● **Task requirements**:
The listing below holds a line with "1. propose(0, 'w')" and a later line with "19. timeout(0)". Write out those two lines and every line between them, exactly, and nothing else.
++++++
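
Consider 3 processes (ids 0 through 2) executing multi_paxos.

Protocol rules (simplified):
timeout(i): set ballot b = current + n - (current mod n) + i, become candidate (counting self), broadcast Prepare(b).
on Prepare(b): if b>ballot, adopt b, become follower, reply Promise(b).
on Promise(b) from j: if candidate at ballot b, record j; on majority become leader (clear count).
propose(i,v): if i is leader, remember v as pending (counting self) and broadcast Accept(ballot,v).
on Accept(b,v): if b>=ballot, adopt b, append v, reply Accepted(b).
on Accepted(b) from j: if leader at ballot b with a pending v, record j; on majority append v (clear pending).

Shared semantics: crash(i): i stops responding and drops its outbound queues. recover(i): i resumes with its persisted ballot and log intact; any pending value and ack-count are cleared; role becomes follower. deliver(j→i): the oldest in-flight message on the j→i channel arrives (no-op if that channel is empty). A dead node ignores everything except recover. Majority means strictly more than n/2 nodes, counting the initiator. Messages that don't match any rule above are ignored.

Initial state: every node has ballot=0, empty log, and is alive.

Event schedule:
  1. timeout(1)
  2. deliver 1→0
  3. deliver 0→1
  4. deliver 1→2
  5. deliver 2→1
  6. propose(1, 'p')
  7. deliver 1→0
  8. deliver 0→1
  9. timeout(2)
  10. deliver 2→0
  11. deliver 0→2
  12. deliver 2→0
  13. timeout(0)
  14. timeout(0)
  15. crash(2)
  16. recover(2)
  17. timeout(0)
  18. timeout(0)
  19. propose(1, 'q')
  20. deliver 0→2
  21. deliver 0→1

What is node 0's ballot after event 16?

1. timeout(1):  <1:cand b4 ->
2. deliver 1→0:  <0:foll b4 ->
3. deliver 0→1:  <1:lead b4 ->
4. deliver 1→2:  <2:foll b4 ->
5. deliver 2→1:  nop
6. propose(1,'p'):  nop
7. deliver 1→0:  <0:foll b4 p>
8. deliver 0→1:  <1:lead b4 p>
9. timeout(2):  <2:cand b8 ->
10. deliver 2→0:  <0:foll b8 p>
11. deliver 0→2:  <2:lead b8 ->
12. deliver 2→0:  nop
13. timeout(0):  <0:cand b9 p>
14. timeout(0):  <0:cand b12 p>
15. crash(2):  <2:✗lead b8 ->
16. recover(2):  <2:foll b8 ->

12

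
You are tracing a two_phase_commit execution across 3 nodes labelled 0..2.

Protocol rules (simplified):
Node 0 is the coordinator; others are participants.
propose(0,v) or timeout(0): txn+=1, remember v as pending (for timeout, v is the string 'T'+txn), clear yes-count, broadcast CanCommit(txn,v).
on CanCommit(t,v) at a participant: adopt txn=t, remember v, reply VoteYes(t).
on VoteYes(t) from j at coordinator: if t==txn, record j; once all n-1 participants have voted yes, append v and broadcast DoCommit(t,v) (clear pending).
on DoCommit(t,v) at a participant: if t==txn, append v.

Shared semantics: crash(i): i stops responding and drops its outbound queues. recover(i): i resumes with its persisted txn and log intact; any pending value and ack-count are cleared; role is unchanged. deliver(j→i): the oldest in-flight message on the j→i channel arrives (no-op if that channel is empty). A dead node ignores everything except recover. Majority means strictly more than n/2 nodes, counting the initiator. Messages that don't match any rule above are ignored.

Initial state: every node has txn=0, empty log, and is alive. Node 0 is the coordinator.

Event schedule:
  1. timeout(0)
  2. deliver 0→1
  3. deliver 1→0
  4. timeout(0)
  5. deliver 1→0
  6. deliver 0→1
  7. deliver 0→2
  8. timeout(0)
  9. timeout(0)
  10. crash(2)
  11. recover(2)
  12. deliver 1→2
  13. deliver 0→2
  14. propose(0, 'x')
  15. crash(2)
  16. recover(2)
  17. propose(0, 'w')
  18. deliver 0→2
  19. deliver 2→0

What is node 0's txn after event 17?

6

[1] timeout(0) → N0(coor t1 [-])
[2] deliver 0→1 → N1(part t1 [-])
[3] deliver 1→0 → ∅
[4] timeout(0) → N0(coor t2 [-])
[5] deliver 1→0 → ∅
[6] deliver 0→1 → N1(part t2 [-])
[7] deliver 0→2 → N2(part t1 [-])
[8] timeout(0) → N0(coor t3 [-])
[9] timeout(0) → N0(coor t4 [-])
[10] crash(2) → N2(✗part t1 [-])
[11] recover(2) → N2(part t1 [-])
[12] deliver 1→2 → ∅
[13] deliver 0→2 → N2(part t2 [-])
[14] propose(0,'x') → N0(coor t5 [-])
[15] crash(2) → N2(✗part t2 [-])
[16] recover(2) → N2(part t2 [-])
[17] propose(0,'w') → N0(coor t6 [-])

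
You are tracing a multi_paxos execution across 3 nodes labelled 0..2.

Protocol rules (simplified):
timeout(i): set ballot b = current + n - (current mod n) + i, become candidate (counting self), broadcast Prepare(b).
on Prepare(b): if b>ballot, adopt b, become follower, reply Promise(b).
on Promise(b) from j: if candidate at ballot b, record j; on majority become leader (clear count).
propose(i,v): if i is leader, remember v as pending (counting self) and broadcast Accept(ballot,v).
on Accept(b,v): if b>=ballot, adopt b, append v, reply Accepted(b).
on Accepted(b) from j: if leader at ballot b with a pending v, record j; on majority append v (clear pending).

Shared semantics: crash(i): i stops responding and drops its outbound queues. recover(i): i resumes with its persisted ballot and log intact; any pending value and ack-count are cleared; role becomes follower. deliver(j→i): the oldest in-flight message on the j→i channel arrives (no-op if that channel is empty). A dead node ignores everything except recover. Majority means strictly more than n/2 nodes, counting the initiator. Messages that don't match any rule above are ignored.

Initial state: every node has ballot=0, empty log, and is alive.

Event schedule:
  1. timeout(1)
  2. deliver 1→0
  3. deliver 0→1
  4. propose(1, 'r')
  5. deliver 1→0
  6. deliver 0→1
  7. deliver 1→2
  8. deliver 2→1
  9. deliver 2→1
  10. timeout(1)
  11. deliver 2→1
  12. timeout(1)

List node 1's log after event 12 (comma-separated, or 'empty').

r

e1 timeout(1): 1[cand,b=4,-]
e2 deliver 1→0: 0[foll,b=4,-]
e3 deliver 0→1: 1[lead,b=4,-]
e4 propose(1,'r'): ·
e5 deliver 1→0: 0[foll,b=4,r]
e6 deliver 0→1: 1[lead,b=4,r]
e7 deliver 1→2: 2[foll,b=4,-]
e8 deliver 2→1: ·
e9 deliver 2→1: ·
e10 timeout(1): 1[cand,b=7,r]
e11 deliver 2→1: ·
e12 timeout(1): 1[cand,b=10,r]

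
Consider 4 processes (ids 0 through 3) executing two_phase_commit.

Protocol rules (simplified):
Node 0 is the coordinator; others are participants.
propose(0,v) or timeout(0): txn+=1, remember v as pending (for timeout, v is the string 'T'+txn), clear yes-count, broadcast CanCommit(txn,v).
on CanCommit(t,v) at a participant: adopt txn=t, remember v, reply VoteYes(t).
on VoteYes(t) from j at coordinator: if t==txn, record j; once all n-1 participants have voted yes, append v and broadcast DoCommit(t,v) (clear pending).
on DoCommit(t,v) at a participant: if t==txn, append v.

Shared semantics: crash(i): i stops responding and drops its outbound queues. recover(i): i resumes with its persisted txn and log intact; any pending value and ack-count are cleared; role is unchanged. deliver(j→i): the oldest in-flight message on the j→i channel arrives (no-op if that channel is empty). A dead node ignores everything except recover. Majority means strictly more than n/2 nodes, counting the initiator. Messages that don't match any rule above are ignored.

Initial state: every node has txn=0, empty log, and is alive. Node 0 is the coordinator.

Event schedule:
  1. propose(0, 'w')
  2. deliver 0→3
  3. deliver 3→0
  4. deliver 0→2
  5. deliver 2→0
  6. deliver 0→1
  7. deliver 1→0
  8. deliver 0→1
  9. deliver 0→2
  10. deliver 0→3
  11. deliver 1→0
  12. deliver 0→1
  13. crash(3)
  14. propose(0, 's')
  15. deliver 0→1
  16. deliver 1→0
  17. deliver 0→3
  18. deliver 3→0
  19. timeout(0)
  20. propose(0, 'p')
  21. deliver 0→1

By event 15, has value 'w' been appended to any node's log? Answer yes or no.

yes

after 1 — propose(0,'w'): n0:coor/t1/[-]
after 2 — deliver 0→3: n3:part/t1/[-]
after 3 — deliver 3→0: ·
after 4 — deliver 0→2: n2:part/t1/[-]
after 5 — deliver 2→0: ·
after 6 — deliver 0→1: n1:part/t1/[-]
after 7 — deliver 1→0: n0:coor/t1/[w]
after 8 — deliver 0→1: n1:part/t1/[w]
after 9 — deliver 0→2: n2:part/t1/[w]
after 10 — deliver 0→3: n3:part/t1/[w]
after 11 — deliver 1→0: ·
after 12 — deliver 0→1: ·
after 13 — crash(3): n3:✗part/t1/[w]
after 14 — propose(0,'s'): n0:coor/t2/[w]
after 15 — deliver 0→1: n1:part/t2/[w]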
++++++
● **Expected output**:
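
  1. propose(0, 'w')
  2. deliver 0→3
  3. deliver 3→0
  4. deliver 0→2
  5. deliver 2→0
  6. deliver 0→1
  7. deliver 1→0
  8. deliver 0→1
  9. deliver 0→2
  10. deliver 0→3
  11. deliver 1→0
  12. deliver 0→1
  13. crash(3)
  14. propose(0, 's')
  15. deliver 0→1
  16. deliver 1→0
  17. deliver 0→3
  18. deliver 3→0
  19. timeout(0)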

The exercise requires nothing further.